■ Exercise aim
The expected output is exactly the lines below, starting at the line with "a5 at (0,4) state=B" and ending at the line with "a13 at (1,1) state=1", both included; no other line belongs in it.

■ Input material
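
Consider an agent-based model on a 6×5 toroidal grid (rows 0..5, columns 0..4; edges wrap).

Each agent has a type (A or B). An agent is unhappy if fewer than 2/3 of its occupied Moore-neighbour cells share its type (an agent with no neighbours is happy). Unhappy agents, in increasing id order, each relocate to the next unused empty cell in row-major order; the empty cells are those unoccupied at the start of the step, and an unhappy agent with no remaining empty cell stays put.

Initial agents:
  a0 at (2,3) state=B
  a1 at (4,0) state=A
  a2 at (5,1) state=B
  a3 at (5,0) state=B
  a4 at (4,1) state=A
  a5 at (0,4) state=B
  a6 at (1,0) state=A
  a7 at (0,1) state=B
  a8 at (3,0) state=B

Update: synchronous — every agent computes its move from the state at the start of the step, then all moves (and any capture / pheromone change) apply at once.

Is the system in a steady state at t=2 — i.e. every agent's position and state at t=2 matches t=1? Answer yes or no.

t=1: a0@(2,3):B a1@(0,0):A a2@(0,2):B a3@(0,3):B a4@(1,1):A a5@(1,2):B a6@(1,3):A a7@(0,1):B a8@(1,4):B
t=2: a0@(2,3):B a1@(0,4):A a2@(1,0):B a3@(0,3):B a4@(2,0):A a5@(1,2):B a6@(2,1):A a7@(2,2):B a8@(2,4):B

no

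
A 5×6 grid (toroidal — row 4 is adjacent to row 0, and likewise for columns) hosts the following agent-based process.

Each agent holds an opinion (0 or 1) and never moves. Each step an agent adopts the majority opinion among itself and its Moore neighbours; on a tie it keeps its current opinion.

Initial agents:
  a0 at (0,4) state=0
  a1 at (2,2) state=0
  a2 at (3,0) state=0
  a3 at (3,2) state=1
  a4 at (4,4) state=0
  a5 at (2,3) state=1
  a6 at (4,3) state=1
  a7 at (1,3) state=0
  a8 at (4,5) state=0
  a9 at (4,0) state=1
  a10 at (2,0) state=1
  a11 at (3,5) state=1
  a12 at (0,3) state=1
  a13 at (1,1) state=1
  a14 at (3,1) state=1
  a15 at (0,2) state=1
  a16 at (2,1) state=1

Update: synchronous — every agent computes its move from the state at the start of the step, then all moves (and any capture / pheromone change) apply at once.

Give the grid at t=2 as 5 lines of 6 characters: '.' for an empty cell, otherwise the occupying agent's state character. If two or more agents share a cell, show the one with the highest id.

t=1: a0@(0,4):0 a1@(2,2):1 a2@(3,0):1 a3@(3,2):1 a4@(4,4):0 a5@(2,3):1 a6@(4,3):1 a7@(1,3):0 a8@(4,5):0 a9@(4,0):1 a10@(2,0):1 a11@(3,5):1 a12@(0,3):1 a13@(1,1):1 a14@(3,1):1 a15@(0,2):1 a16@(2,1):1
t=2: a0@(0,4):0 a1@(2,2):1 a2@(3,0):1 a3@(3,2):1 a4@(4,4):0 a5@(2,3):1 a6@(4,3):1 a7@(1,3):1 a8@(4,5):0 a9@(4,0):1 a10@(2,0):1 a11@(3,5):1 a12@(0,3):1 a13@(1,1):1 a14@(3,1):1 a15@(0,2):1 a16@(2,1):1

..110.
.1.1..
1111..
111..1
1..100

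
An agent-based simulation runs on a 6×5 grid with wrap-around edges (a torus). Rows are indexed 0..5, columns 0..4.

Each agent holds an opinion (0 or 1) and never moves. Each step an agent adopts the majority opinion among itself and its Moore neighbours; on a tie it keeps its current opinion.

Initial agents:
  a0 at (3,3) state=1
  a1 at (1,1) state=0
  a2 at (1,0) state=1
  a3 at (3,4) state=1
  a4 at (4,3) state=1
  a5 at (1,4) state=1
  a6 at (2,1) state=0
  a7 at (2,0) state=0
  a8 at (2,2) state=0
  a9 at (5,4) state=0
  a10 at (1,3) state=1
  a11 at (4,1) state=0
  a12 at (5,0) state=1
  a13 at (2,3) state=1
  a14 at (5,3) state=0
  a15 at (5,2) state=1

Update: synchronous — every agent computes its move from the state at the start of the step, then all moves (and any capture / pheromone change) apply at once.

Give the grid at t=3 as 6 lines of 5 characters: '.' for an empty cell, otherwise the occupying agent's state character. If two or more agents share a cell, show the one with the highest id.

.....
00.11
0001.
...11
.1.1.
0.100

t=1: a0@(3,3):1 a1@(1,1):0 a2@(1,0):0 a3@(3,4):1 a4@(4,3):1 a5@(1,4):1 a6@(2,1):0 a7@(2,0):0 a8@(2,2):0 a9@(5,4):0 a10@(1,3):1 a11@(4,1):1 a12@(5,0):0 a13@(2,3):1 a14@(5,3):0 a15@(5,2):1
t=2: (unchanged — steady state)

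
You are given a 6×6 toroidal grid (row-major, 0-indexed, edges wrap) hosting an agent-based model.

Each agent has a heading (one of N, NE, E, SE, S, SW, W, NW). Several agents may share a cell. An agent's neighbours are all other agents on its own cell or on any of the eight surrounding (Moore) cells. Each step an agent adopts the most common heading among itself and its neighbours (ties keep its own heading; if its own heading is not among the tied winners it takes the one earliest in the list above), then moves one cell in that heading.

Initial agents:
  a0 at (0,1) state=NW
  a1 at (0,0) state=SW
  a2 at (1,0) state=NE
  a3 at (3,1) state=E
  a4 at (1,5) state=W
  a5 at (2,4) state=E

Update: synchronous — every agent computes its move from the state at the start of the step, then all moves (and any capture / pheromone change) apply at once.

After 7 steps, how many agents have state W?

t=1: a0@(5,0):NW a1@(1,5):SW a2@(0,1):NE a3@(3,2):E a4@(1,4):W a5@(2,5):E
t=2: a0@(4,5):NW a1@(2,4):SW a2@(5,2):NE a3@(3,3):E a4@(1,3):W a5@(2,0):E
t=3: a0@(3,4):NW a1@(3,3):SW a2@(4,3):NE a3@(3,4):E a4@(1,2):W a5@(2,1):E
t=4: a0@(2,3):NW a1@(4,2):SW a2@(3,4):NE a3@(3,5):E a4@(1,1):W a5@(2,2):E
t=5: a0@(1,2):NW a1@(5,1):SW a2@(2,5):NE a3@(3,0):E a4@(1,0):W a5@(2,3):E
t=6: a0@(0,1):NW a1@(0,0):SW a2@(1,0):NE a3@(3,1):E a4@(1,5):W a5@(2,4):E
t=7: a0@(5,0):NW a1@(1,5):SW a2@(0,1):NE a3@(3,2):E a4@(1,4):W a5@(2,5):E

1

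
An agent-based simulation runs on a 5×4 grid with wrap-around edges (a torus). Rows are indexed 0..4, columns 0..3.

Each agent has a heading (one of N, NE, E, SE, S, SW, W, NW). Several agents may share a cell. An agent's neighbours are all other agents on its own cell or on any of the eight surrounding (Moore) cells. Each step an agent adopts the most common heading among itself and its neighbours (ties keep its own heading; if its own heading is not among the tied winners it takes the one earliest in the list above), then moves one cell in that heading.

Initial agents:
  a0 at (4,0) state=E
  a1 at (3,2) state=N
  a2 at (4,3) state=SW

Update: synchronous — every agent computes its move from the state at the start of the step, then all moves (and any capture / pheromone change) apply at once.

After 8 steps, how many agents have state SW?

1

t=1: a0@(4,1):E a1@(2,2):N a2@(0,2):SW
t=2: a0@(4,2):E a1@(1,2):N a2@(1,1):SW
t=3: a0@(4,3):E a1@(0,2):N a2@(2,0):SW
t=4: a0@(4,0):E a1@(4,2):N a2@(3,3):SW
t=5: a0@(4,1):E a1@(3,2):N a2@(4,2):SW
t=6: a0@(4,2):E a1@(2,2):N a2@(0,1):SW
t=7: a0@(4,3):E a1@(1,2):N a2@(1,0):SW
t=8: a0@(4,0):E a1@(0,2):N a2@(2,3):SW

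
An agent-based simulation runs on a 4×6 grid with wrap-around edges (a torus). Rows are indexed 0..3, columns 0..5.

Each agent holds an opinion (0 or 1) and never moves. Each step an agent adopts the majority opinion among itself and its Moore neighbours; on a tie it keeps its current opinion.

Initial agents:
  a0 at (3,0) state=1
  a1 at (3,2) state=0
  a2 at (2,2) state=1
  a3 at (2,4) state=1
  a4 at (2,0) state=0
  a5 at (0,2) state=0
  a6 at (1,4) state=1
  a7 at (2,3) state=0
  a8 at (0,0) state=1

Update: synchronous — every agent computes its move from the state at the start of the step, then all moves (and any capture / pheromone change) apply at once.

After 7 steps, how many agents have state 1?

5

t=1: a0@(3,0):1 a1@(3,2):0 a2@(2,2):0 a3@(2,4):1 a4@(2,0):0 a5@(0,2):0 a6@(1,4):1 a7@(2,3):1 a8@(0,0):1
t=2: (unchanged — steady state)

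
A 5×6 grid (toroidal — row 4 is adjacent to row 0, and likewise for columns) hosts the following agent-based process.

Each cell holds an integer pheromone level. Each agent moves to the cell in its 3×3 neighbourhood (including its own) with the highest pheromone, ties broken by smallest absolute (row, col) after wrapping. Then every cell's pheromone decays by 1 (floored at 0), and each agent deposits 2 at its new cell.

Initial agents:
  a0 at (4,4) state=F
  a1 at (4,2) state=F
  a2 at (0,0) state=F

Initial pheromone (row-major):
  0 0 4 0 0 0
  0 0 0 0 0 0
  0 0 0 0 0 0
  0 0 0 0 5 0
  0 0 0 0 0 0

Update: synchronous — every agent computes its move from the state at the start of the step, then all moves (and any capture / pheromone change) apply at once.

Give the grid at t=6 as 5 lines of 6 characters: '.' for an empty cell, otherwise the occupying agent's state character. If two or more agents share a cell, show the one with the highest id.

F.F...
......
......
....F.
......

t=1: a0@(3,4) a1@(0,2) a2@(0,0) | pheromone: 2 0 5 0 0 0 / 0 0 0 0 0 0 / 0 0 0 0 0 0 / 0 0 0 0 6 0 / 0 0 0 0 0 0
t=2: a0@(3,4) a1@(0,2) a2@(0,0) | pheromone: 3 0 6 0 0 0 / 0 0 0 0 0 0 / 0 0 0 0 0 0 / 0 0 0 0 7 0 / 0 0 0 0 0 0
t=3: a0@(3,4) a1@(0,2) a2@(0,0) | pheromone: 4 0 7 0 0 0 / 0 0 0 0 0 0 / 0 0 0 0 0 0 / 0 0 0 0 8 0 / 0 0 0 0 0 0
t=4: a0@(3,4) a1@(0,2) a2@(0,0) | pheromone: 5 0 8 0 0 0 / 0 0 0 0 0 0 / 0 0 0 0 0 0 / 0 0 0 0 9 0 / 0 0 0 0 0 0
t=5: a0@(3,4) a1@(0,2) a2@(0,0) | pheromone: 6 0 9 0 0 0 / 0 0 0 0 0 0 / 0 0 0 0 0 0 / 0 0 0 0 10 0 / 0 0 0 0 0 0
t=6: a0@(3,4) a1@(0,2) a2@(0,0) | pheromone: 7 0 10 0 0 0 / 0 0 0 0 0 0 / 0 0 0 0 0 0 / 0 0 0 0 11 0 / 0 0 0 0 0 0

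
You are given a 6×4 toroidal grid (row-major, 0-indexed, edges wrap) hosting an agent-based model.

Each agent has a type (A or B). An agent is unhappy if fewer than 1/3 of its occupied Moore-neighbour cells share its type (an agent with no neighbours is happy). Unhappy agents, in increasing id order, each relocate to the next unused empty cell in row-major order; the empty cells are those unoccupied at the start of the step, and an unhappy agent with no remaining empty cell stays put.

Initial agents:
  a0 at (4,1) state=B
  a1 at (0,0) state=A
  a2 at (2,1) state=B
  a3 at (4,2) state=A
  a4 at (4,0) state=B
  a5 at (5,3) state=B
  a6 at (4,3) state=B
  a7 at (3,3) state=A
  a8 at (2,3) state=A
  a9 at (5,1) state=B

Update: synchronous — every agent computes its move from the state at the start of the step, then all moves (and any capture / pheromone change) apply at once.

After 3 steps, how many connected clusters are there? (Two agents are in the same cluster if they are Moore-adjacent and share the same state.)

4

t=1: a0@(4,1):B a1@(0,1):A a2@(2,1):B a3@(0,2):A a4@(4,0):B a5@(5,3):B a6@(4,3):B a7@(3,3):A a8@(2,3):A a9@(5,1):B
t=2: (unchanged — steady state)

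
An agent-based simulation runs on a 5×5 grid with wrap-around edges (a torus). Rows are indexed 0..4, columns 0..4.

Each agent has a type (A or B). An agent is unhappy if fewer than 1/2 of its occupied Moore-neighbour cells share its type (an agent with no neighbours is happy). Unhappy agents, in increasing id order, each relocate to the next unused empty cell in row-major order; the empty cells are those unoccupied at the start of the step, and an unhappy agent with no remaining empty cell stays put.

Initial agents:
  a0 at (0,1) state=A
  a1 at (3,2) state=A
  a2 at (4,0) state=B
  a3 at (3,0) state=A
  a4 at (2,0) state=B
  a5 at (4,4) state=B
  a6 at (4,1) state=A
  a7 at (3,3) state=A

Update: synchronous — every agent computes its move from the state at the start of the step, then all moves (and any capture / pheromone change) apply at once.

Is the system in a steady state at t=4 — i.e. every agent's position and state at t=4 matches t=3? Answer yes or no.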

■ Reply
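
  a5 at (0,4) state=B
  a6 at (1,0) state=A
  a7 at (0,1) state=B
  a8 at (3,0) state=B

Update: synchronous — every agent computes its move from the state at the start of the step, then all moves (and any capture / pheromone change) apply at once.

Is the system in a steady state at t=2 — i.e. every agent's position and state at t=2 matches t=1? Answer yes or no.

t=1: a0@(2,3):B a1@(0,0):A a2@(0,2):B a3@(0,3):B a4@(1,1):A a5@(1,2):B a6@(1,3):A a7@(0,1):B a8@(1,4):B
t=2: a0@(2,3):B a1@(0,4):A a2@(1,0):B a3@(0,3):B a4@(2,0):A a5@(1,2):B a6@(2,1):A a7@(2,2):B a8@(2,4):B

no

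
A 5×6 grid (toroidal — row 4 is adjacent to row 0, and likewise for columns) hosts the following agent-based process.

Each agent holds an opinion (0 or 1) and never moves. Each step an agent adopts the majority opinion among itself and its Moore neighbours; on a tie it keeps its current opinion.

Initial agents:
  a0 at (0,4) state=0
  a1 at (2,2) state=0
  a2 at (3,0) state=0
  a3 at (3,2) state=1
  a4 at (4,4) state=0
  a5 at (2,3) state=1
  a6 at (4,3) state=1
  a7 at (1,3) state=0
  a8 at (4,5) state=0
  a9 at (4,0) state=1
  a10 at (2,0) state=1
  a11 at (3,5) state=1
  a12 at (0,3) state=1
  a13 at (1,1) state=1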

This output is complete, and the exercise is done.